# Work item:
Count every line below that holds the word "result", and give the number with no other words.

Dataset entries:
<<<<
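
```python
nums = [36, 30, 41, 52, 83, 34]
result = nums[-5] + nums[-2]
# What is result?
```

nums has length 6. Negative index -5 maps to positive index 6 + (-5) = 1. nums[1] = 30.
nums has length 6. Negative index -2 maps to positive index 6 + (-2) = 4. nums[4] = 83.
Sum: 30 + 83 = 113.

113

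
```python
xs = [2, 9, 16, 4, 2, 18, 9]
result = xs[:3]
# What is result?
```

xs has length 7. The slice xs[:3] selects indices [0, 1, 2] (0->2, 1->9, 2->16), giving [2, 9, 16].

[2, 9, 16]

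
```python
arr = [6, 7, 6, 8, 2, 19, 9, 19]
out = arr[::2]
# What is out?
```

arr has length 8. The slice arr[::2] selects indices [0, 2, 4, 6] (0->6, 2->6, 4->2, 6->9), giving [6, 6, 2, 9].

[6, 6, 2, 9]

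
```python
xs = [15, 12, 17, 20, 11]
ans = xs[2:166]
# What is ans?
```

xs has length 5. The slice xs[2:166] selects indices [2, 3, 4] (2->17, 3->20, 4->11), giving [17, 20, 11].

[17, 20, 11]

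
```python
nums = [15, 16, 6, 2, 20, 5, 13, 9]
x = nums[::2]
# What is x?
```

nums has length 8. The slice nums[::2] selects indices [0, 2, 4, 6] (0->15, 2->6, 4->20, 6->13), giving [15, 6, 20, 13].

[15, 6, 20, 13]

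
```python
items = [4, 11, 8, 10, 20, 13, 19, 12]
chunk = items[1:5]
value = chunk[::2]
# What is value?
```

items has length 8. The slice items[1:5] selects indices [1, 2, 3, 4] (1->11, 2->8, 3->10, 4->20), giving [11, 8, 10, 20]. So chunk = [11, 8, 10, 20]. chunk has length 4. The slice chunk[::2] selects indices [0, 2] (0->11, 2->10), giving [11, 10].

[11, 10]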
>>>>
# Exercise answer:
4